> [MATERIAL SHOWN]
----------

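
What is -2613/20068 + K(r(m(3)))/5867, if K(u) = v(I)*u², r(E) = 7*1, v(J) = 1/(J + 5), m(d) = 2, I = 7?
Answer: -11436395/88304217 ≈ -0.12951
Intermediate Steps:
v(J) = 1/(5 + J)
r(E) = 7
K(u) = u²/12 (K(u) = u²/(5 + 7) = u²/12)
-2613/20068 + K(r(m(3)))/5867 = -2613/20068 + ((1/12)*7²)/5867 = -2613*1/20068 + ((1/12)*49)*(1/5867) = -2613/20068 + (49/12)*(1/5867) = -2613/20068 + 49/70404 = -11436395/88304217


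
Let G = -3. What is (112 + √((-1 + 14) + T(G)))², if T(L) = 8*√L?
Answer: (112 + √(13 + 8*I*√3))² ≈ 13453.0 + 401.84*I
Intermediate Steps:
(112 + √((-1 + 14) + T(G)))² = (112 + √((-1 + 14) + 8*√(-3)))² = (112 + √(13 + 8*(I*√3)))² = (112 + √(13 + 8*I*√3))²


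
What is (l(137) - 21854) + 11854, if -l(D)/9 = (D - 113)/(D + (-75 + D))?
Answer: -1990216/199 ≈ -10001.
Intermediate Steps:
l(D) = -9*(-113 + D)/(-75 + 2*D) (l(D) = -9*(D - 113)/(D + (-75 + D)) = -9*(-113 + D)/(-75 + 2*D))
(l(137) - 21854) + 11854 = (9*(113 - 1*137)/(-75 + 2*137) - 21854) + 11854 = (9*(113 - 137)/(-75 + 274) - 21854) + 11854 = (9*(-24)/199 - 21854) + 11854 = (9*(1/199)*(-24) - 21854) + 11854 = (-216/199 - 21854) + 11854 = -4349162/199 + 11854 = -1990216/199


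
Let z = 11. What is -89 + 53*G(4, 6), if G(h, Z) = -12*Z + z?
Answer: -3322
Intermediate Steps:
G(h, Z) = 11 - 12*Z (G(h, Z) = -12*Z + 11 = 11 - 12*Z)
-89 + 53*G(4, 6) = -89 + 53*(11 - 12*6) = -89 + 53*(11 - 72) = -89 + 53*(-61) = -89 - 3233 = -3322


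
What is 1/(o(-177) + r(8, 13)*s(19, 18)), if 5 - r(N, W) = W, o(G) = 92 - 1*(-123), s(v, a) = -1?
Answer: 1/223 ≈ 0.0044843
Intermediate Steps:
o(G) = 215 (o(G) = 92 + 123 = 215)
r(N, W) = 5 - W
1/(o(-177) + r(8, 13)*s(19, 18)) = 1/(215 + (5 - 1*13)*(-1)) = 1/(215 + (5 - 13)*(-1)) = 1/(215 - 8*(-1)) = 1/(215 + 8) = 1/223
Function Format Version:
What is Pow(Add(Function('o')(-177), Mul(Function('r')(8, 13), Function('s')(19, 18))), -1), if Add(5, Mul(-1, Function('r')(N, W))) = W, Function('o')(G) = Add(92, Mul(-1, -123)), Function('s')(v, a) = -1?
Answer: Rational(1, 223) ≈ 0.0044843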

----------

Could you return exactly the stretch of the data above that starts at the line with "What is 1/(o(-177)" and ends at the line with "Function('s')(v, a) = -1?", both lines included?

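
What is 1/(o(-177) + r(8, 13)*s(19, 18)), if 5 - r(N, W) = W, o(G) = 92 - 1*(-123), s(v, a) = -1?
Answer: 1/223 ≈ 0.0044843
Intermediate Steps:
o(G) = 215 (o(G) = 92 + 123 = 215)
r(N, W) = 5 - W
1/(o(-177) + r(8, 13)*s(19, 18)) = 1/(215 + (5 - 1*13)*(-1)) = 1/(215 + (5 - 13)*(-1)) = 1/(215 - 8*(-1)) = 1/(215 + 8) = 1/223
Function Format Version:
What is Pow(Add(Function('o')(-177), Mul(Function('r')(8, 13), Function('s')(19, 18))), -1), if Add(5, Mul(-1, Function('r')(N, W))) = W, Function('o')(G) = Add(92, Mul(-1, -123)), Function('s')(v, a) = -1?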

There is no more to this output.